= What is needed =
Reproduce the data in full, exactly as it appears.

= Provided material =
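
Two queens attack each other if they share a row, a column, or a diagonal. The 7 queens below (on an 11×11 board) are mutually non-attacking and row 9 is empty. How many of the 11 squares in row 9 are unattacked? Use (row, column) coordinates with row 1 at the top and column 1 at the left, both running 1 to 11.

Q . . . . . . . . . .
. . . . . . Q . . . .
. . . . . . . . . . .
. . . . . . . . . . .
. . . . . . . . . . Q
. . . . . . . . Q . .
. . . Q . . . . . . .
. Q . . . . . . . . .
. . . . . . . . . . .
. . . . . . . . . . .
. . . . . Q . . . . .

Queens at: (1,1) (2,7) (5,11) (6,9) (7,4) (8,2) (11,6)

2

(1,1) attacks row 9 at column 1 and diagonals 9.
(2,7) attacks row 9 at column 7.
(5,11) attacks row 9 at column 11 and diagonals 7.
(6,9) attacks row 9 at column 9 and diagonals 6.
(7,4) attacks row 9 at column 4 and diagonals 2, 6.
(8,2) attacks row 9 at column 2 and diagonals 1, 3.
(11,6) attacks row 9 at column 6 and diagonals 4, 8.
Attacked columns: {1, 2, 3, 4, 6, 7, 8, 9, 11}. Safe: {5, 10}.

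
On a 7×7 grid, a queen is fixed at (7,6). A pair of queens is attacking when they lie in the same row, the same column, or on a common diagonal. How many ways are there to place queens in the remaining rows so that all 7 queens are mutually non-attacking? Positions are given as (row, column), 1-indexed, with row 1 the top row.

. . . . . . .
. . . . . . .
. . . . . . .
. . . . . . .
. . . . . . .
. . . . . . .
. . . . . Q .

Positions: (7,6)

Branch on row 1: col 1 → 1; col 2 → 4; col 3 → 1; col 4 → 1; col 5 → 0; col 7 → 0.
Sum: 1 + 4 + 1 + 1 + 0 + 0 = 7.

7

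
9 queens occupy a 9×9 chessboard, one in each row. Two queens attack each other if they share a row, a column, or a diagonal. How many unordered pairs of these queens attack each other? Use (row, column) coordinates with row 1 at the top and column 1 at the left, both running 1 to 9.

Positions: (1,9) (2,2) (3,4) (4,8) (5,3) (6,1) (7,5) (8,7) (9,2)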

= Answer to this problem =
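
Two queens attack each other if they share a row, a column, or a diagonal. The 7 queens below (on an 11×11 board) are mutually non-attacking and row 9 is empty. How many of the 11 squares in row 9 are unattacked? Use (row, column) coordinates with row 1 at the top and column 1 at the left, both running 1 to 11.

Q . . . . . . . . . .
. . . . . . Q . . . .
. . . . . . . . . . .
. . . . . . . . . . .
. . . . . . . . . . Q
. . . . . . . . Q . .
. . . Q . . . . . . .
. Q . . . . . . . . .
. . . . . . . . . . .
. . . . . . . . . . .
. . . . . Q . . . . .

Queens at: (1,1) (2,7) (5,11) (6,9) (7,4) (8,2) (11,6)

2

(1,1) attacks row 9 at column 1 and diagonals 9.
(2,7) attacks row 9 at column 7.
(5,11) attacks row 9 at column 11 and diagonals 7.
(6,9) attacks row 9 at column 9 and diagonals 6.
(7,4) attacks row 9 at column 4 and diagonals 2, 6.
(8,2) attacks row 9 at column 2 and diagonals 1, 3.
(11,6) attacks row 9 at column 6 and diagonals 4, 8.
Attacked columns: {1, 2, 3, 4, 6, 7, 8, 9, 11}. Safe: {5, 10}.

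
On a 7×7 grid, a queen is fixed at (7,6). A pair of queens is attacking when they lie in the same row, the same column, or on a common diagonal. How many ways are there to place queens in the remaining rows so that all 7 queens are mutually non-attacking? Positions are given as (row, column), 1-indexed, with row 1 the top row.

. . . . . . .
. . . . . . .
. . . . . . .
. . . . . . .
. . . . . . .
. . . . . . .
. . . . . Q .

Positions: (7,6)

Branch on row 1: col 1 → 1; col 2 → 4; col 3 → 1; col 4 → 1; col 5 → 0; col 7 → 0.
Sum: 1 + 4 + 1 + 1 + 0 + 0 = 7.

7

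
9 queens occupy a 9×9 chessboard, one in each row. Two queens attack each other if they share a row, a column, or a diagonal. How many unordered pairs of these queens attack each other? Use (row, column) coordinates with row 1 at the top and column 1 at the left, both running 1 to 9.

Positions: (1,9) (2,2) (3,4) (4,8) (5,3) (6,1) (7,5) (8,7) (9,2)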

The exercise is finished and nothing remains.